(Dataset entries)
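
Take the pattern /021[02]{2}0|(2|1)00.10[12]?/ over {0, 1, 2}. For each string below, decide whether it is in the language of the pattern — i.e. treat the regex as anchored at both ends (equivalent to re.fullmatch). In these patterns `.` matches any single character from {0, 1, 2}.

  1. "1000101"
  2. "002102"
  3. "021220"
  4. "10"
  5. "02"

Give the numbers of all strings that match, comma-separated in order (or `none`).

1, 3

1 → match
2 → no match
3 → match
4 → no match
5 → no match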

> _AIM OF THE EXERCISE_
Copy each line above exactly as it stands.

> _SOLUTION TO THE PROBLEM_
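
Take the pattern /021[02]{2}0|(2|1)00.10[12]?/ over {0, 1, 2}. For each string below, decide whether it is in the language of the pattern — i.e. treat the regex as anchored at both ends (equivalent to re.fullmatch). In these patterns `.` matches any single character from {0, 1, 2}.

  1. "1000101"
  2. "002102"
  3. "021220"
  4. "10"
  5. "02"

Give the numbers of all strings that match, comma-separated in order (or `none`).

1, 3

1 → match
2 → no match
3 → match
4 → no match
5 → no match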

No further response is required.